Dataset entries
▼
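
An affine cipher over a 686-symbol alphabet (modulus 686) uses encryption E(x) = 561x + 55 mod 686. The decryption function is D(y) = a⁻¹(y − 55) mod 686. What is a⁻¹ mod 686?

225

Run Euclid on (686, 561):
686 = 1×561 + 125
561 = 4×125 + 61
125 = 2×61 + 3
61 = 20×3 + 1
3 = 3×1 + 0
gcd = 1, so the inverse exists. Back-substitute:
1 = 61 − 20·3
1 = −20·125 + 41·61
1 = 41·561 − 184·125
1 = −184·686 + 225·561
So 561·225 ≡ 1 (mod 686).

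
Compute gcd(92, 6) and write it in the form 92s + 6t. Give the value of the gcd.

2

Repeated division:
92 = 15*6 + 2
6 = 3*2 + 0
gcd(92, 6) = 2.
Working backward:
2 = 92 − 15·6
So 2 = (1)·92 + (-15)·6.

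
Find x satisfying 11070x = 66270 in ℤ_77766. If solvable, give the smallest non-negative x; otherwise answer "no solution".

First find gcd(11070, 77766):
77766 = 7×11070 + 276
11070 = 40×276 + 30
276 = 9×30 + 6
30 = 5×6 + 0
gcd = 6 and 6 | 66270, so solutions exist. Divide through by 6: 1845x ≡ 11045 (mod 12961).
Now find 1845⁻¹ mod 12961:
12961 = 7×1845 + 46
1845 = 40×46 + 5
46 = 9×5 + 1
5 = 5×1 + 0
Back-substitute:
1 = 46 − 9·5
1 = −9·1845 + 361·46
1 = 361·12961 − 2536·1845
So 1845·(-2536) ≡ 1 (mod 12961), i.e. 1845⁻¹ ≡ 10425.
Then x ≡ 10425·11045 ≡ 11562 (mod 12961); the smallest non-negative solution is x = 11562.

11562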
▲
- **Work request**: Restate the records above word for word.

- **Completed task**:
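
An affine cipher over a 686-symbol alphabet (modulus 686) uses encryption E(x) = 561x + 55 mod 686. The decryption function is D(y) = a⁻¹(y − 55) mod 686. What is a⁻¹ mod 686?

225

Run Euclid on (686, 561):
686 = 1×561 + 125
561 = 4×125 + 61
125 = 2×61 + 3
61 = 20×3 + 1
3 = 3×1 + 0
gcd = 1, so the inverse exists. Back-substitute:
1 = 61 − 20·3
1 = −20·125 + 41·61
1 = 41·561 − 184·125
1 = −184·686 + 225·561
So 561·225 ≡ 1 (mod 686).

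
Compute gcd(92, 6) and write it in the form 92s + 6t. Give the value of the gcd.

2

Repeated division:
92 = 15*6 + 2
6 = 3*2 + 0
gcd(92, 6) = 2.
Working backward:
2 = 92 − 15·6
So 2 = (1)·92 + (-15)·6.

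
Find x satisfying 11070x = 66270 in ℤ_77766. If solvable, give the smallest non-negative x; otherwise answer "no solution".

First find gcd(11070, 77766):
77766 = 7×11070 + 276
11070 = 40×276 + 30
276 = 9×30 + 6
30 = 5×6 + 0
gcd = 6 and 6 | 66270, so solutions exist. Divide through by 6: 1845x ≡ 11045 (mod 12961).
Now find 1845⁻¹ mod 12961:
12961 = 7×1845 + 46
1845 = 40×46 + 5
46 = 9×5 + 1
5 = 5×1 + 0
Back-substitute:
1 = 46 − 9·5
1 = −9·1845 + 361·46
1 = 361·12961 − 2536·1845
So 1845·(-2536) ≡ 1 (mod 12961), i.e. 1845⁻¹ ≡ 10425.
Then x ≡ 10425·11045 ≡ 11562 (mod 12961); the smallest non-negative solution is x = 11562.

11562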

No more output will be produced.